## PROVIDED MATERIAL
────

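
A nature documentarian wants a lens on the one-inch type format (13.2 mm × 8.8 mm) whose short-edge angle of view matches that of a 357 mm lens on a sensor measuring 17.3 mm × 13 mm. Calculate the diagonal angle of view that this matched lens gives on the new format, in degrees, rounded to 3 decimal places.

Equal short-edge AOV ⇒ f₂ = f₁ · 8.8/13 = 357 × 0.67692 ≈ 241.6615 mm.
Sensor diagonal = √(13.2² + 8.8²) = √251.6800 ≈ 15.8644 mm.
Diagonal AOV on the new format = 2·arctan(15.8644 / (2 × 241.6615)) = 2·arctan(0.03282) ≈ 3.7600°.

3.760°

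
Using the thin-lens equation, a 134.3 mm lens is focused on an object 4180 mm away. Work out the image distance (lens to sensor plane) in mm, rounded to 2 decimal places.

138.76 mm

1/dᵢ = 1/f − 1/dₒ = 1/134.3 − 1/4180 = 0.0072068 mm⁻¹.
dᵢ = 1/0.0072068 ≈ 138.7582 mm.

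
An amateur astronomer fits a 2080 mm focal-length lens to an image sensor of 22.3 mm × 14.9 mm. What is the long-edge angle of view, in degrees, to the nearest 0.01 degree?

Angle of view α = 2·arctan(w/2f) with w = 22.3 mm and f = 2080 mm.
w/2f = 0.00536; arctan(0.00536) ≈ 0.3071°, so α ≈ 0.6143°.

0.61°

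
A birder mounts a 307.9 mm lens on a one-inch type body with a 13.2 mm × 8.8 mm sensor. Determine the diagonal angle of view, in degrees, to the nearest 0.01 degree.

Sensor diagonal = √(13.2² + 8.8²) = √251.6800 ≈ 15.8644 mm.
Angle of view α = 2·arctan(d/2f) with d = 15.8644 mm and f = 307.9 mm.
d/2f = 0.02576; arctan(0.02576) ≈ 1.4757°, so α ≈ 2.9515°.

2.95°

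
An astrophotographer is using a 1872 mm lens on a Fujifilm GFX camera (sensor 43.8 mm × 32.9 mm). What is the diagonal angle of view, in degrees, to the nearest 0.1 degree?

1.7°

Sensor diagonal = √(43.8² + 32.9²) = √3000.8500 ≈ 54.7800 mm.
Angle of view α = 2·arctan(d/2f) with d = 54.7800 mm and f = 1872 mm.
d/2f = 0.01463; arctan(0.01463) ≈ 0.8383°, so α ≈ 1.6765°.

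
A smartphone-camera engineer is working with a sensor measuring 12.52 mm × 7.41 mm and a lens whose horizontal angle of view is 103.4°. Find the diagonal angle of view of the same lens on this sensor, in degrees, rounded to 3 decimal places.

111.597°

From the horizontal AOV: f = 12.52 / (2·tan(51.7°)) = 12.52 / 2.53244 ≈ 4.9439 mm.
Sensor diagonal = √(12.52² + 7.41²) = √211.6585 ≈ 14.5485 mm.
Diagonal AOV = 2·arctan(14.5485 / (2 × 4.9439)) = 2·arctan(1.47137) ≈ 111.5970°.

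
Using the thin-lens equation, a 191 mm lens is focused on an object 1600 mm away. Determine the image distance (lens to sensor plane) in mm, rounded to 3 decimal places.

1/dᵢ = 1/f − 1/dₒ = 1/191 − 1/1600 = 0.0046106 mm⁻¹.
dᵢ = 1/0.0046106 ≈ 216.8914 mm.

216.891 mm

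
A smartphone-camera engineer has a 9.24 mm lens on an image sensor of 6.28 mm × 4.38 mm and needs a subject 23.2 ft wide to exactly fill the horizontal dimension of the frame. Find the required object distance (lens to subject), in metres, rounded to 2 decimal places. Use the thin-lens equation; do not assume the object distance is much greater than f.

W: 23.2 ft × 304.8 mm/ft = 7071.36 mm.
Magnification m = w/W = dᵢ/dₒ; combined with 1/f = 1/dₒ + 1/dᵢ this gives dₒ = f·(1 + W/w).
dₒ = 9.24 mm × (1 + 7071.36/6.28) = 9.24 × 1127.0127 ≈ 10413.597 mm = 10.4136 m.

10.41 m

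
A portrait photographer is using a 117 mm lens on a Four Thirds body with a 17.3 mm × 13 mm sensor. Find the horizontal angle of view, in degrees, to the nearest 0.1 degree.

Angle of view α = 2·arctan(w/2f) with w = 17.3 mm and f = 117 mm.
w/2f = 0.07393; arctan(0.07393) ≈ 4.2283°, so α ≈ 8.4566°.

8.5°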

────

## YOUR TASK
Return all the data exactly as given.

## FINISHED TASK
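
A nature documentarian wants a lens on the one-inch type format (13.2 mm × 8.8 mm) whose short-edge angle of view matches that of a 357 mm lens on a sensor measuring 17.3 mm × 13 mm. Calculate the diagonal angle of view that this matched lens gives on the new format, in degrees, rounded to 3 decimal places.

Equal short-edge AOV ⇒ f₂ = f₁ · 8.8/13 = 357 × 0.67692 ≈ 241.6615 mm.
Sensor diagonal = √(13.2² + 8.8²) = √251.6800 ≈ 15.8644 mm.
Diagonal AOV on the new format = 2·arctan(15.8644 / (2 × 241.6615)) = 2·arctan(0.03282) ≈ 3.7600°.

3.760°

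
Using the thin-lens equation, a 134.3 mm lens is focused on an object 4180 mm away. Work out the image distance (lens to sensor plane) in mm, rounded to 2 decimal places.

138.76 mm

1/dᵢ = 1/f − 1/dₒ = 1/134.3 − 1/4180 = 0.0072068 mm⁻¹.
dᵢ = 1/0.0072068 ≈ 138.7582 mm.

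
An amateur astronomer fits a 2080 mm focal-length lens to an image sensor of 22.3 mm × 14.9 mm. What is the long-edge angle of view, in degrees, to the nearest 0.01 degree?

Angle of view α = 2·arctan(w/2f) with w = 22.3 mm and f = 2080 mm.
w/2f = 0.00536; arctan(0.00536) ≈ 0.3071°, so α ≈ 0.6143°.

0.61°

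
A birder mounts a 307.9 mm lens on a one-inch type body with a 13.2 mm × 8.8 mm sensor. Determine the diagonal angle of view, in degrees, to the nearest 0.01 degree.

Sensor diagonal = √(13.2² + 8.8²) = √251.6800 ≈ 15.8644 mm.
Angle of view α = 2·arctan(d/2f) with d = 15.8644 mm and f = 307.9 mm.
d/2f = 0.02576; arctan(0.02576) ≈ 1.4757°, so α ≈ 2.9515°.

2.95°

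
An astrophotographer is using a 1872 mm lens on a Fujifilm GFX camera (sensor 43.8 mm × 32.9 mm). What is the diagonal angle of view, in degrees, to the nearest 0.1 degree?

1.7°

Sensor diagonal = √(43.8² + 32.9²) = √3000.8500 ≈ 54.7800 mm.
Angle of view α = 2·arctan(d/2f) with d = 54.7800 mm and f = 1872 mm.
d/2f = 0.01463; arctan(0.01463) ≈ 0.8383°, so α ≈ 1.6765°.

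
A smartphone-camera engineer is working with a sensor measuring 12.52 mm × 7.41 mm and a lens whose horizontal angle of view is 103.4°. Find the diagonal angle of view of the same lens on this sensor, in degrees, rounded to 3 decimal places.

111.597°

From the horizontal AOV: f = 12.52 / (2·tan(51.7°)) = 12.52 / 2.53244 ≈ 4.9439 mm.
Sensor diagonal = √(12.52² + 7.41²) = √211.6585 ≈ 14.5485 mm.
Diagonal AOV = 2·arctan(14.5485 / (2 × 4.9439)) = 2·arctan(1.47137) ≈ 111.5970°.

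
Using the thin-lens equation, a 191 mm lens is focused on an object 1600 mm away. Determine the image distance (lens to sensor plane) in mm, rounded to 3 decimal places.

1/dᵢ = 1/f − 1/dₒ = 1/191 − 1/1600 = 0.0046106 mm⁻¹.
dᵢ = 1/0.0046106 ≈ 216.8914 mm.

216.891 mm

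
A smartphone-camera engineer has a 9.24 mm lens on an image sensor of 6.28 mm × 4.38 mm and needs a subject 23.2 ft wide to exactly fill the horizontal dimension of the frame. Find the required object distance (lens to subject), in metres, rounded to 2 decimal places. Use the thin-lens equation; do not assume the object distance is much greater than f.

W: 23.2 ft × 304.8 mm/ft = 7071.36 mm.
Magnification m = w/W = dᵢ/dₒ; combined with 1/f = 1/dₒ + 1/dᵢ this gives dₒ = f·(1 + W/w).
dₒ = 9.24 mm × (1 + 7071.36/6.28) = 9.24 × 1127.0127 ≈ 10413.597 mm = 10.4136 m.

10.41 m

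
A portrait photographer is using a 117 mm lens on a Four Thirds body with a 17.3 mm × 13 mm sensor. Find the horizontal angle of view, in degrees, to the nearest 0.1 degree.

Angle of view α = 2·arctan(w/2f) with w = 17.3 mm and f = 117 mm.
w/2f = 0.07393; arctan(0.07393) ≈ 4.2283°, so α ≈ 8.4566°.

8.5°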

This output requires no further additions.